- TASK OBJECTIVE:
Search through the entries for the word "wide" and copy every line that has it.
EXCERPTED RECORDS Start Marker
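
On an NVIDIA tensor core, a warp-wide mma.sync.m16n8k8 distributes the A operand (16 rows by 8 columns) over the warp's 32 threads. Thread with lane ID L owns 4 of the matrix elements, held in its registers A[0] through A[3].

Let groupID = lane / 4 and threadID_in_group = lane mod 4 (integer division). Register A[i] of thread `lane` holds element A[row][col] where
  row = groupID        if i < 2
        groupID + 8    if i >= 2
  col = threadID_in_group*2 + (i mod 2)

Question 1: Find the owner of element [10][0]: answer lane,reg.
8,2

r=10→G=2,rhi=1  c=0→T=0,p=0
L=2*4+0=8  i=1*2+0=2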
EXCERPTED RECORDS End Marker
EXCERPTED RECORDS Start Marker
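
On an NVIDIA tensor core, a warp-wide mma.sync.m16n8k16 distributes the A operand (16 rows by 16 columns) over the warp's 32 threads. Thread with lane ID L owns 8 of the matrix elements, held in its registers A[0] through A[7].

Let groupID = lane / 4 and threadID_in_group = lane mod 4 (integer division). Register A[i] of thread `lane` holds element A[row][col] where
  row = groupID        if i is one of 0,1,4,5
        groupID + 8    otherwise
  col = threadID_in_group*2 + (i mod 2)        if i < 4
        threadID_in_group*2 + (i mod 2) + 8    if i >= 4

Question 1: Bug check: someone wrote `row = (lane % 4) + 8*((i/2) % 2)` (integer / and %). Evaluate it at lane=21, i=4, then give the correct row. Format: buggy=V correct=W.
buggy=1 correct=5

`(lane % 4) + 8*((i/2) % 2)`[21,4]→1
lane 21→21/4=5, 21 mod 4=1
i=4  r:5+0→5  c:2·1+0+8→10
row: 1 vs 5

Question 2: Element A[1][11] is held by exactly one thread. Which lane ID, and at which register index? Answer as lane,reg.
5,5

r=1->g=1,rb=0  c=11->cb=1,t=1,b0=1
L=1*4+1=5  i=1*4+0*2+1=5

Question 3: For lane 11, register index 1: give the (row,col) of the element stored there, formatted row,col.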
EXCERPTED RECORDS End Marker
EXCERPTED RECORDS Start Marker
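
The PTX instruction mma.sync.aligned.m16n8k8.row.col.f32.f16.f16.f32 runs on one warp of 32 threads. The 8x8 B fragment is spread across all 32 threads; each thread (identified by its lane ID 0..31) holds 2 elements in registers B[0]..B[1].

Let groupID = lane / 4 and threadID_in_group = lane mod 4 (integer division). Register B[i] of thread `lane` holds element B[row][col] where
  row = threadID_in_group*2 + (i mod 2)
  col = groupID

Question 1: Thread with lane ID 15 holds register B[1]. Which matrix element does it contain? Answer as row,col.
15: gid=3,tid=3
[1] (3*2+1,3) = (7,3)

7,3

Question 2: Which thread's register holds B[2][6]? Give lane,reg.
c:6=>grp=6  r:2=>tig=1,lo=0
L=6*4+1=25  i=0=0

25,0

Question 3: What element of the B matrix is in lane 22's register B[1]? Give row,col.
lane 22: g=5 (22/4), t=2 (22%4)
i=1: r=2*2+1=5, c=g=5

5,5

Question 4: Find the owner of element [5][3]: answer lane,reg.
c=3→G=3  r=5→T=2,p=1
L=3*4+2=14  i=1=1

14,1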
EXCERPTED RECORDS End Marker
- ANSWER TO THIS TASK:
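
On an NVIDIA tensor core, a warp-wide mma.sync.m16n8k8 distributes the A operand (16 rows by 8 columns) over the warp's 32 threads. Thread with lane ID L owns 4 of the matrix elements, held in its registers A[0] through A[3].
On an NVIDIA tensor core, a warp-wide mma.sync.m16n8k16 distributes the A operand (16 rows by 16 columns) over the warp's 32 threads. Thread with lane ID L owns 8 of the matrix elements, held in its registers A[0] through A[7].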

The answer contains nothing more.